** Data provided follows **

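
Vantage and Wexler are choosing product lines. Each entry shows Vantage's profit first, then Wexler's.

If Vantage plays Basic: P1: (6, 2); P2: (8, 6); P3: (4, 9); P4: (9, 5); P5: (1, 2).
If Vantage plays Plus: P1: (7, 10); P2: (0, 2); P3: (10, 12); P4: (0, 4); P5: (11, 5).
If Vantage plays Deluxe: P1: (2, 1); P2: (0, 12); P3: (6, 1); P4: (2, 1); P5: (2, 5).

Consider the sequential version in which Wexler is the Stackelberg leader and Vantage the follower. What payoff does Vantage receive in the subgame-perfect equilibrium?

10

Backward induction with Wexler moving first.
- P1: BR = Plus, leader payoff 10.
- P2: BR = Basic, leader payoff 6.
- P3: BR = Plus, leader payoff 12.
- P4: BR = Basic, leader payoff 5.
- P5: BR = Plus, leader payoff 5.
Wexler's induced payoffs are 10, 6, 12, 5, 5, so Wexler commits to P3. Subgame-perfect outcome: (Plus, P3) with payoffs (10, 12).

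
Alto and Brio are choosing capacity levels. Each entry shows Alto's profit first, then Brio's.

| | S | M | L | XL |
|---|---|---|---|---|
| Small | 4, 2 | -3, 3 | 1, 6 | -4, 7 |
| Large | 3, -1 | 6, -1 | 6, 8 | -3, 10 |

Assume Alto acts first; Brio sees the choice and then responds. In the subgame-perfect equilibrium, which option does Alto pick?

Brio best-responds to each possible Alto move:
- Small: Brio compares 2, 3, 6, 7 and picks XL; Alto would get -4.
- Large: Brio compares -1, -1, 8, 10 and picks XL; Alto would get -3.
Maximizing over -4, -3, Alto chooses Large. Subgame-perfect outcome: (Large, XL) with payoffs (-3, 10).

Large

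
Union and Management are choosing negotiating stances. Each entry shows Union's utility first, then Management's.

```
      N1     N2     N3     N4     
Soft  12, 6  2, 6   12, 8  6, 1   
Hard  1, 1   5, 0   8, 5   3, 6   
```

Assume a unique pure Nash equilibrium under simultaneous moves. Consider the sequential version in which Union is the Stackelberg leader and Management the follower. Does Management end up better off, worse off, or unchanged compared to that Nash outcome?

Solve by backward induction (Union leads).
- Soft: Management compares 6, 6, 8, 1 and picks N3; Union would get 12.
- Hard: Management compares 1, 0, 5, 6 and picks N4; Union would get 3.
Union's induced payoffs are 12, 3, so Union commits to Soft. Subgame-perfect outcome: (Soft, N3) with payoffs (12, 8).
Now find the simultaneous Nash equilibrium.
Union's best replies: N1→Soft; N2→Hard; N3→Soft; N4→Soft.
Management's best replies: Soft→N3; Hard→N4.
Only (Soft, N3) has each player best-responding; Nash payoffs (12, 8).
Management earns 8 sequentially versus 8 at the Nash outcome: unchanged.

unchanged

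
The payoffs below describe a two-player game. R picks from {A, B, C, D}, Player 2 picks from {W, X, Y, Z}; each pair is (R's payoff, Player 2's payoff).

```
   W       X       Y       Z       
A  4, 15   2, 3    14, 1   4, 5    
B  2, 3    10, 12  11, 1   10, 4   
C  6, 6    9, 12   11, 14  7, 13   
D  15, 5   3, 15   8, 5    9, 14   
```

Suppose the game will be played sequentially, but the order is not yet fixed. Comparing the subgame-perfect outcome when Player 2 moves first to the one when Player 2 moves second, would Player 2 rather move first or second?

second

If R leads: Player 2's best replies are A→W, B→X, C→Y, D→X; R's induced payoffs 4, 10, 11, 3; outcome (C, Y), payoffs (11, 14).
If Player 2 leads: R's best replies are W→D, X→B, Y→A, Z→B; Player 2's induced payoffs 5, 12, 1, 4; outcome (B, X), payoffs (10, 12).
Player 2 gets 12 moving first and 14 moving second, so Player 2 prefers to move second.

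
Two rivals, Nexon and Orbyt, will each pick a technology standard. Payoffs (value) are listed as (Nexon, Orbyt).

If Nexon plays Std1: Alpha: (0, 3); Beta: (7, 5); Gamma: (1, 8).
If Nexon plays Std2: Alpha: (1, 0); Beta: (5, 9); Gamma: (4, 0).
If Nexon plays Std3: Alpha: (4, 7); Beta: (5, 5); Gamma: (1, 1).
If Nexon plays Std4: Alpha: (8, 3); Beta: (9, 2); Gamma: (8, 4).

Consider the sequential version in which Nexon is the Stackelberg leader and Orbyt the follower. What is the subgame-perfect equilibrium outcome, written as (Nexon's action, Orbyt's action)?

(Std4, Gamma)

Solve by backward induction (Nexon leads).
- Std1: Orbyt compares 3, 5, 8 and picks Gamma; Nexon would get 1.
- Std2: Orbyt compares 0, 9, 0 and picks Beta; Nexon would get 5.
- Std3: Orbyt compares 7, 5, 1 and picks Alpha; Nexon would get 4.
- Std4: Orbyt compares 3, 2, 4 and picks Gamma; Nexon would get 8.
Among 1, 5, 4, 8, the best is 8 at Std4. Subgame-perfect outcome: (Std4, Gamma) with payoffs (8, 4).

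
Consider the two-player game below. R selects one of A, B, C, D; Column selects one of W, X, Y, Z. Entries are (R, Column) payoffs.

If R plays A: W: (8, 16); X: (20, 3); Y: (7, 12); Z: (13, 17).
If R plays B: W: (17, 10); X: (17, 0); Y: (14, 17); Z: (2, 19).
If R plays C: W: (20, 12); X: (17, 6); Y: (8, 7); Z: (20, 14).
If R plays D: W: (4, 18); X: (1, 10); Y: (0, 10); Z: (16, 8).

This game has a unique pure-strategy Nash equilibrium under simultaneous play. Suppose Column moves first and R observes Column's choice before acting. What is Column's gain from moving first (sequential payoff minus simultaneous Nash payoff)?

Backward induction with Column moving first.
- W: BR = C, leader payoff 12.
- X: BR = A, leader payoff 3.
- Y: BR = B, leader payoff 17.
- Z: BR = C, leader payoff 14.
Among 12, 3, 17, 14, the best is 17 at Y. Subgame-perfect outcome: (B, Y) with payoffs (14, 17).
Now find the simultaneous Nash equilibrium.
R's best replies: W→C; X→A; Y→B; Z→C.
Column's best replies: A→Z; B→Z; C→Z; D→W.
Only (C, Z) has each player best-responding; Nash payoffs (20, 14).
Column's commitment gain: 17 − 14 = 3.

3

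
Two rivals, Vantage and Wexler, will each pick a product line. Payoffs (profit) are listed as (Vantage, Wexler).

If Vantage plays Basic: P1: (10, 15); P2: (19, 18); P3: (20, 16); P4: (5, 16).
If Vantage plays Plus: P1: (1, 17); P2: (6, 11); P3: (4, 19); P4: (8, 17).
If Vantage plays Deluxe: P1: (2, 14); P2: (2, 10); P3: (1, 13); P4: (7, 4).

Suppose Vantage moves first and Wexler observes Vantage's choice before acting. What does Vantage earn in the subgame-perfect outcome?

Work backward from Wexler's decision.
- Basic: BR = P2, leader payoff 19.
- Plus: BR = P3, leader payoff 4.
- Deluxe: BR = P1, leader payoff 2.
Among 19, 4, 2, the best is 19 at Basic. Subgame-perfect outcome: (Basic, P2) with payoffs (19, 18).

19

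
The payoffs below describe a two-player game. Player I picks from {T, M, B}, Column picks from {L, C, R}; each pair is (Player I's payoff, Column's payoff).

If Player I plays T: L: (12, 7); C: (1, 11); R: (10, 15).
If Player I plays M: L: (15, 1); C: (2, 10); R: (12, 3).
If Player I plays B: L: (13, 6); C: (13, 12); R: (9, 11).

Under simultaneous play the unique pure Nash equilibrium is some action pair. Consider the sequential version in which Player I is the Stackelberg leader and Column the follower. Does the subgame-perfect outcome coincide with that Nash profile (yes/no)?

Solve by backward induction (Player I leads).
- T: BR = R, leader payoff 10.
- M: BR = C, leader payoff 2.
- B: BR = C, leader payoff 13.
Player I's induced payoffs are 10, 2, 13, so Player I commits to B. Subgame-perfect outcome: (B, C) with payoffs (13, 12).
For the simultaneous game, intersect best replies.
Player I's best replies: L→M; C→B; R→M.
Column's best replies: T→R; M→C; B→C.
Only (B, C) has each player best-responding; Nash payoffs (13, 12).
Sequential outcome (B, C) coincides with the Nash profile (B, C).

yes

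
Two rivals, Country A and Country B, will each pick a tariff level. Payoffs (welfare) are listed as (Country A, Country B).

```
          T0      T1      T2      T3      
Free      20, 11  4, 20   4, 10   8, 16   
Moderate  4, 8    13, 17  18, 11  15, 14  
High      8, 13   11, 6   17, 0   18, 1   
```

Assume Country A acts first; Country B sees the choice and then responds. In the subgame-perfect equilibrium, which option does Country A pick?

Moderate

Solve by backward induction (Country A leads).
- Free: Country B compares 11, 20, 10, 16 and picks T1; Country A would get 4.
- Moderate: Country B compares 8, 17, 11, 14 and picks T1; Country A would get 13.
- High: Country B compares 13, 6, 0, 1 and picks T0; Country A would get 8.
Maximizing over 4, 13, 8, Country A chooses Moderate. Subgame-perfect outcome: (Moderate, T1) with payoffs (13, 17).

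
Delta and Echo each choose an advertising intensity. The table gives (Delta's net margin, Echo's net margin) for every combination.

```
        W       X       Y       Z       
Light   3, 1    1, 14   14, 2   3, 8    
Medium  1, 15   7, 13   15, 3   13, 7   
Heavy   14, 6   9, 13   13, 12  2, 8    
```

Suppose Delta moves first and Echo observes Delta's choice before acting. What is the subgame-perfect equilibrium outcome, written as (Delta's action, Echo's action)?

Backward induction with Delta moving first.
- Light: Echo compares 1, 14, 2, 8 and picks X; Delta would get 1.
- Medium: Echo compares 15, 13, 3, 7 and picks W; Delta would get 1.
- Heavy: Echo compares 6, 13, 12, 8 and picks X; Delta would get 9.
Delta's induced payoffs are 1, 1, 9, so Delta commits to Heavy. Subgame-perfect outcome: (Heavy, X) with payoffs (9, 13).

(Heavy, X)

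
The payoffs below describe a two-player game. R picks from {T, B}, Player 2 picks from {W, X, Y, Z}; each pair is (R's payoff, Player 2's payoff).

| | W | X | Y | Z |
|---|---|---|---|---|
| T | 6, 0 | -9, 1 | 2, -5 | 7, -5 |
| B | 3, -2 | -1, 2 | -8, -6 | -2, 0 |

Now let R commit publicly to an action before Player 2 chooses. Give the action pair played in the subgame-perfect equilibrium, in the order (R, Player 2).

Backward induction with R moving first.
- T: Player 2 compares 0, 1, -5, -5 and picks X; R would get -9.
- B: Player 2 compares -2, 2, -6, 0 and picks X; R would get -1.
Maximizing over -9, -1, R chooses B. Subgame-perfect outcome: (B, X) with payoffs (-1, 2).

(B, X)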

** End of Data provided **

### Your objective
Using the data above, restate word for word the lines from its opening line through the line that contains "If Vantage plays Deluxe: P1: (2, 1);", and no more.

### Reply to the task
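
Vantage and Wexler are choosing product lines. Each entry shows Vantage's profit first, then Wexler's.

If Vantage plays Basic: P1: (6, 2); P2: (8, 6); P3: (4, 9); P4: (9, 5); P5: (1, 2).
If Vantage plays Plus: P1: (7, 10); P2: (0, 2); P3: (10, 12); P4: (0, 4); P5: (11, 5).
If Vantage plays Deluxe: P1: (2, 1); P2: (0, 12); P3: (6, 1); P4: (2, 1); P5: (2, 5).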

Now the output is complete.